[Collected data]
* * * * * * * * *

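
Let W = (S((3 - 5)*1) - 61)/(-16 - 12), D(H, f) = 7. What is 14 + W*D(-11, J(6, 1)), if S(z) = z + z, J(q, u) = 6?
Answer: 121/4 ≈ 30.250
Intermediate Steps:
S(z) = 2*z
W = 65/28 (W = (2*((3 - 5)*1) - 61)/(-16 - 12) = (2*(-2*1) - 61)/(-28) = (2*(-2) - 61)*(-1/28) = (-4 - 61)*(-1/28) = -65*(-1/28) = 65/28 ≈ 2.3214)
14 + W*D(-11, J(6, 1)) = 14 + (65/28)*7 = 14 + 65/4 = 121/4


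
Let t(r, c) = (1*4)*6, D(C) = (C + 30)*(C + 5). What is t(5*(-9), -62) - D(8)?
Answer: -470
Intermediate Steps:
D(C) = (5 + C)*(30 + C) (D(C) = (30 + C)*(5 + C) = (5 + C)*(30 + C))
t(r, c) = 24 (t(r, c) = 4*6 = 24)
t(5*(-9), -62) - D(8) = 24 - (150 + 8**2 + 35*8) = 24 - (150 + 64 + 280) = 24 - 1*494 = 24 - 494 = -470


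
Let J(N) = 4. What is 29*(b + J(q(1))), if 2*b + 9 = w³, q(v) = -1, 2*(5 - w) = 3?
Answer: 9715/16 ≈ 607.19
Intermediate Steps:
w = 7/2 (w = 5 - ½*3 = 5 - 3/2 = 7/2 ≈ 3.5000)
b = 271/16 (b = -9/2 + (7/2)³/2 = -9/2 + (½)*(343/8) = -9/2 + 343/16 = 271/16 ≈ 16.938)
29*(b + J(q(1))) = 29*(271/16 + 4) = 29*(335/16) = 9715/16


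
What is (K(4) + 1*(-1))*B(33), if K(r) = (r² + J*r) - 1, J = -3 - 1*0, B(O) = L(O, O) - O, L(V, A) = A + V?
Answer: 66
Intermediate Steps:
B(O) = O (B(O) = (O + O) - O = 2*O - O = O)
J = -3 (J = -3 + 0 = -3)
K(r) = -1 + r² - 3*r (K(r) = (r² - 3*r) - 1 = -1 + r² - 3*r)
(K(4) + 1*(-1))*B(33) = ((-1 + 4² - 3*4) + 1*(-1))*33 = ((-1 + 16 - 12) - 1)*33 = (3 - 1)*33 = 2*33 = 66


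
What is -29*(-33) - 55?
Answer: 902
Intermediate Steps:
-29*(-33) - 55 = 957 - 55 = 902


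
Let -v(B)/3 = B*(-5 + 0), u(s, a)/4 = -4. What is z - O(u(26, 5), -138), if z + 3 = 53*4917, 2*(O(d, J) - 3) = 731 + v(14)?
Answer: 520249/2 ≈ 2.6012e+5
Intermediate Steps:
u(s, a) = -16 (u(s, a) = 4*(-4) = -16)
v(B) = 15*B (v(B) = -3*B*(-5 + 0) = -3*B*(-5) = -(-15)*B = 15*B)
O(d, J) = 947/2 (O(d, J) = 3 + (731 + 15*14)/2 = 3 + (731 + 210)/2 = 3 + (1/2)*941 = 3 + 941/2 = 947/2)
z = 260598 (z = -3 + 53*4917 = -3 + 260601 = 260598)
z - O(u(26, 5), -138) = 260598 - 1*947/2 = 260598 - 947/2 = 520249/2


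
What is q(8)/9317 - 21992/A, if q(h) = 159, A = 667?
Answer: -204793411/6214439 ≈ -32.954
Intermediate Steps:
q(8)/9317 - 21992/A = 159/9317 - 21992/667 = -204793411/6214439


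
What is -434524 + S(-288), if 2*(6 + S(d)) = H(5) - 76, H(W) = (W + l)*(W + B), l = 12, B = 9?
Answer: -434449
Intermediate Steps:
H(W) = (9 + W)*(12 + W) (H(W) = (W + 12)*(W + 9) = (12 + W)*(9 + W) = (9 + W)*(12 + W))
S(d) = 75 (S(d) = -6 + ((108 + 5² + 21*5) - 76)/2 = -6 + ((108 + 25 + 105) - 76)/2 = -6 + (238 - 76)/2 = -6 + (½)*162 = -6 + 81 = 75)
-434524 + S(-288) = -434524 + 75 = -434449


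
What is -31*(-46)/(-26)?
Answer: -713/13 ≈ -54.846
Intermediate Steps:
-31*(-46)/(-26) = 1426*(-1/26) = -713/13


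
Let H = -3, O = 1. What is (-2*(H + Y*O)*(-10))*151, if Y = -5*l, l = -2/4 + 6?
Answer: -92110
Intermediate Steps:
l = 11/2 (l = -2*1/4 + 6 = -1/2 + 6 = 11/2 ≈ 5.5000)
Y = -55/2 (Y = -5*11/2 = -55/2 ≈ -27.500)
(-2*(H + Y*O)*(-10))*151 = (-2*(-3 - 55/2*1)*(-10))*151 = (-2*(-3 - 55/2)*(-10))*151 = (-2*(-61/2)*(-10))*151 = (61*(-10))*151 = -610*151 = -92110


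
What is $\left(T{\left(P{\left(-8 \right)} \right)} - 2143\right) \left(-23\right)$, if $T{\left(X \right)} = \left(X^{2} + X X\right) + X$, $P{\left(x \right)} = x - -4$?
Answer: $48645$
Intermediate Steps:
$P{\left(x \right)} = 4 + x$ ($P{\left(x \right)} = x + 4 = 4 + x$)
$T{\left(X \right)} = X + 2 X^{2}$ ($T{\left(X \right)} = \left(X^{2} + X^{2}\right) + X = 2 X^{2} + X = X + 2 X^{2}$)
$\left(T{\left(P{\left(-8 \right)} \right)} - 2143\right) \left(-23\right) = \left(\left(4 - 8\right) \left(1 + 2 \left(4 - 8\right)\right) - 2143\right) \left(-23\right) = \left(- 4 \left(1 + 2 \left(-4\right)\right) - 2143\right) \left(-23\right) = \left(- 4 \left(1 - 8\right) - 2143\right) \left(-23\right) = \left(\left(-4\right) \left(-7\right) - 2143\right) \left(-23\right) = \left(28 - 2143\right) \left(-23\right) = \left(-2115\right) \left(-23\right) = 48645$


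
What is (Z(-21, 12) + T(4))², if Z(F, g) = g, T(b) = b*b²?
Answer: 5776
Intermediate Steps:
T(b) = b³
(Z(-21, 12) + T(4))² = (12 + 4³)² = (12 + 64)² = 76² = 5776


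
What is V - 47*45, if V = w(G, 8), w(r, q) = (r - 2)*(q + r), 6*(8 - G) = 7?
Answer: -73559/36 ≈ -2043.3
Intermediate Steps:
G = 41/6 (G = 8 - 1/6*7 = 8 - 7/6 = 41/6 ≈ 6.8333)
w(r, q) = (-2 + r)*(q + r)
V = 2581/36 (V = (41/6)**2 - 2*8 - 2*41/6 + 8*(41/6) = 1681/36 - 16 - 41/3 + 164/3 = 2581/36 ≈ 71.694)
V - 47*45 = 2581/36 - 47*45 = 2581/36 - 2115 = -73559/36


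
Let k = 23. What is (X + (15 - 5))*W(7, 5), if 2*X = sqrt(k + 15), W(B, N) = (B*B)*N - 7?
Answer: 2380 + 119*sqrt(38) ≈ 3113.6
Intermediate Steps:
W(B, N) = -7 + N*B**2 (W(B, N) = B**2*N - 7 = N*B**2 - 7 = -7 + N*B**2)
X = sqrt(38)/2 (X = sqrt(23 + 15)/2 = sqrt(38)/2 ≈ 3.0822)
(X + (15 - 5))*W(7, 5) = (sqrt(38)/2 + (15 - 5))*(-7 + 5*7**2) = (sqrt(38)/2 + 10)*(-7 + 5*49) = (10 + sqrt(38)/2)*(-7 + 245) = (10 + sqrt(38)/2)*238 = 2380 + 119*sqrt(38)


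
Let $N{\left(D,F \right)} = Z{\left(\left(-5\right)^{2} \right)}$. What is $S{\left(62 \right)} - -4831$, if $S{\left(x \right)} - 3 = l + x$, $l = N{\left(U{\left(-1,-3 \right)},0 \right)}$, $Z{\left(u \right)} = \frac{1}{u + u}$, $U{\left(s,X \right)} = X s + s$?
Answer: $\frac{244801}{50} \approx 4896.0$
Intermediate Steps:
$U{\left(s,X \right)} = s + X s$
$Z{\left(u \right)} = \frac{1}{2 u}$
$N{\left(D,F \right)} = \frac{1}{50}$ ($N{\left(D,F \right)} = \frac{1}{2 \left(-5\right)^{2}} = \frac{1}{2 \cdot 25} = \frac{1}{2} \cdot \frac{1}{25} = \frac{1}{50}$)
$l = \frac{1}{50} \approx 0.02$
$S{\left(x \right)} = \frac{151}{50} + x$ ($S{\left(x \right)} = 3 + \left(\frac{1}{50} + x\right) = \frac{151}{50} + x$)
$S{\left(62 \right)} - -4831 = \left(\frac{151}{50} + 62\right) - -4831 = \frac{3251}{50} + 4831 = \frac{244801}{50}$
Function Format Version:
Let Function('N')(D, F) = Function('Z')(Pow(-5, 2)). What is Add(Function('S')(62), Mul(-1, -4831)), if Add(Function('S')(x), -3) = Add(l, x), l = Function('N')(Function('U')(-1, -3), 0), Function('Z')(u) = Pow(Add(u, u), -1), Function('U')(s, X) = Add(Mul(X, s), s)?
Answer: Rational(244801, 50) ≈ 4896.0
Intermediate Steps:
Function('U')(s, X) = Add(s, Mul(X, s))
Function('Z')(u) = Mul(Rational(1, 2), Pow(u, -1)) (Function('Z')(u) = Pow(Mul(2, u), -1) = Mul(Rational(1, 2), Pow(u, -1)))
Function('N')(D, F) = Rational(1, 50) (Function('N')(D, F) = Mul(Rational(1, 2), Pow(Pow(-5, 2), -1)) = Mul(Rational(1, 2), Pow(25, -1)) = Mul(Rational(1, 2), Rational(1, 25)) = Rational(1, 50))
l = Rational(1, 50) ≈ 0.020000
Function('S')(x) = Add(Rational(151, 50), x) (Function('S')(x) = Add(3, Add(Rational(1, 50), x)) = Add(Rational(151, 50), x))
Add(Function('S')(62), Mul(-1, -4831)) = Add(Add(Rational(151, 50), 62), Mul(-1, -4831)) = Add(Rational(3251, 50), 4831) = Rational(244801, 50)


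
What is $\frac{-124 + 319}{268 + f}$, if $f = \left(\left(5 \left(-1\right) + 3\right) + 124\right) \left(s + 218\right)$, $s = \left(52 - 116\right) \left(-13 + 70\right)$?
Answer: $- \frac{195}{418192} \approx -0.00046629$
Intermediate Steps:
$s = -3648$ ($s = \left(-64\right) 57 = -3648$)
$f = -418460$ ($f = \left(\left(5 \left(-1\right) + 3\right) + 124\right) \left(-3648 + 218\right) = \left(\left(-5 + 3\right) + 124\right) \left(-3430\right) = \left(-2 + 124\right) \left(-3430\right) = 122 \left(-3430\right) = -418460$)
$\frac{-124 + 319}{268 + f} = \frac{-124 + 319}{268 - 418460} = \frac{195}{-418192} = 195 \left(- \frac{1}{418192}\right) = - \frac{195}{418192}$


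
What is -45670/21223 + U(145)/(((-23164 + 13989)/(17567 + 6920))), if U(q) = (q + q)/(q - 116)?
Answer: -1123179652/38944205 ≈ -28.841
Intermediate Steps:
U(q) = 2*q/(-116 + q) (U(q) = (2*q)/(-116 + q) = 2*q/(-116 + q))
-45670/21223 + U(145)/(((-23164 + 13989)/(17567 + 6920))) = -45670/21223 + (2*145/(-116 + 145))/(((-23164 + 13989)/(17567 + 6920))) = -45670*1/21223 + (2*145/29)/((-9175/24487)) = -45670/21223 + (2*145*(1/29))/((-9175*1/24487)) = -45670/21223 + 10/(-9175/24487) = -45670/21223 + 10*(-24487/9175) = -45670/21223 - 48974/1835 = -1123179652/38944205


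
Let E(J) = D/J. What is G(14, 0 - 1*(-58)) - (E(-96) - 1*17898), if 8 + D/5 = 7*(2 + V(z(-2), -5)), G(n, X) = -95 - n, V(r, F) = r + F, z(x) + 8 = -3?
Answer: 853607/48 ≈ 17783.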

* * * * * * * * *

▸ Work instructions
Set down, exactly as they stand above, the lines starting with the line with "Let H = -3, O" and going on through the line with "Answer: $48645$", and no others.

▸ Exercise response
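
Let H = -3, O = 1. What is (-2*(H + Y*O)*(-10))*151, if Y = -5*l, l = -2/4 + 6?
Answer: -92110
Intermediate Steps:
l = 11/2 (l = -2*1/4 + 6 = -1/2 + 6 = 11/2 ≈ 5.5000)
Y = -55/2 (Y = -5*11/2 = -55/2 ≈ -27.500)
(-2*(H + Y*O)*(-10))*151 = (-2*(-3 - 55/2*1)*(-10))*151 = (-2*(-3 - 55/2)*(-10))*151 = (-2*(-61/2)*(-10))*151 = (61*(-10))*151 = -610*151 = -92110


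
What is $\left(T{\left(P{\left(-8 \right)} \right)} - 2143\right) \left(-23\right)$, if $T{\left(X \right)} = \left(X^{2} + X X\right) + X$, $P{\left(x \right)} = x - -4$?
Answer: $48645$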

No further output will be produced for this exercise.